━━━ Records to process ━━━

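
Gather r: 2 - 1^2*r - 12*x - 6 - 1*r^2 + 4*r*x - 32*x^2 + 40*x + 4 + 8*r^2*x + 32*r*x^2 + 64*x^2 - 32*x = r^2*(8*x - 1) + r*(32*x^2 + 4*x - 1) + 32*x^2 - 4*x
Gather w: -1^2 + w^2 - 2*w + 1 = w^2 - 2*w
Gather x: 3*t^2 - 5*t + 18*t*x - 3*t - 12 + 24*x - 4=3*t^2 - 8*t + x*(18*t + 24) - 16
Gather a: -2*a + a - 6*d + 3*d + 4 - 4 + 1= -a - 3*d + 1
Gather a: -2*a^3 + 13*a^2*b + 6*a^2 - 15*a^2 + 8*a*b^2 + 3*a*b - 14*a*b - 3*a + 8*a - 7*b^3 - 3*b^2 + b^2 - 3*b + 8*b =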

━━━

Reproduce nothing but the lines from the line containing "Gather w: -1^2 + w^2 - 2*w + 1 = w^2 - 2*w" to the last line of the data, each exactly as written.

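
Gather w: -1^2 + w^2 - 2*w + 1 = w^2 - 2*w
Gather x: 3*t^2 - 5*t + 18*t*x - 3*t - 12 + 24*x - 4=3*t^2 - 8*t + x*(18*t + 24) - 16
Gather a: -2*a + a - 6*d + 3*d + 4 - 4 + 1= -a - 3*d + 1
Gather a: -2*a^3 + 13*a^2*b + 6*a^2 - 15*a^2 + 8*a*b^2 + 3*a*b - 14*a*b - 3*a + 8*a - 7*b^3 - 3*b^2 + b^2 - 3*b + 8*b =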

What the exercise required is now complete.